What the task asks
All lines in the records below that hold "mass" are to be shown.

---- Working data

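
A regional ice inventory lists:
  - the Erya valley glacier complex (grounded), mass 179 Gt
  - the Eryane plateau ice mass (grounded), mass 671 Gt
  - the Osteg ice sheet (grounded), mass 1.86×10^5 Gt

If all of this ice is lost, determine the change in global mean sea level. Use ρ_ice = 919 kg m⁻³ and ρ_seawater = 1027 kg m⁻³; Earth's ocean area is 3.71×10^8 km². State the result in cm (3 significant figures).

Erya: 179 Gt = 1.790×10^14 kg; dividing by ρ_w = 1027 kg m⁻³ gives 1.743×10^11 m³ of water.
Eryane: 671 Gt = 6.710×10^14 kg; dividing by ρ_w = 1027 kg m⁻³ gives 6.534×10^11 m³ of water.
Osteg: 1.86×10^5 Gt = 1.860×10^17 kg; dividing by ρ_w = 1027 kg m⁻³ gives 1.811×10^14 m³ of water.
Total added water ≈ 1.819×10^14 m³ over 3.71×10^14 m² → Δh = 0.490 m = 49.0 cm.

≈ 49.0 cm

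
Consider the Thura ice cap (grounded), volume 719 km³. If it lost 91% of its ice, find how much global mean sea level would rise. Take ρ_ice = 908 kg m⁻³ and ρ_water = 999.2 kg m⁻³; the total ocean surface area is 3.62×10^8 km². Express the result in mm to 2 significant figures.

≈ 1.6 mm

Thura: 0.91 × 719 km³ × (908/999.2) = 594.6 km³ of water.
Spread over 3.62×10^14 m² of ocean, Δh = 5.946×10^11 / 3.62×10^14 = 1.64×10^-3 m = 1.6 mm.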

--------
---- Working data

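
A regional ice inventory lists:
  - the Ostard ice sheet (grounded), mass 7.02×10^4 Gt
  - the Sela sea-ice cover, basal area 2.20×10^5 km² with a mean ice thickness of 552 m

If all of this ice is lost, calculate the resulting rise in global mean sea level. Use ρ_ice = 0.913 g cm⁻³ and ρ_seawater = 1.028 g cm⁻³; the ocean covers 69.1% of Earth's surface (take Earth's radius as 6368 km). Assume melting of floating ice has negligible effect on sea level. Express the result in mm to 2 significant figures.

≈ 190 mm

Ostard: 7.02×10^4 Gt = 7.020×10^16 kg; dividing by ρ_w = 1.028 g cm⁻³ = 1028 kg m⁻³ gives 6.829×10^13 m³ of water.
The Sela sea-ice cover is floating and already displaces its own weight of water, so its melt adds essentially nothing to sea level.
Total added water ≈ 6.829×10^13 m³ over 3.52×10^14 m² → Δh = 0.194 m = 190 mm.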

--------

Task solution
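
  - the Erya valley glacier complex (grounded), mass 179 Gt
  - the Eryane plateau ice mass (grounded), mass 671 Gt
  - the Osteg ice sheet (grounded), mass 1.86×10^5 Gt
  - the Ostard ice sheet (grounded), mass 7.02×10^4 Gt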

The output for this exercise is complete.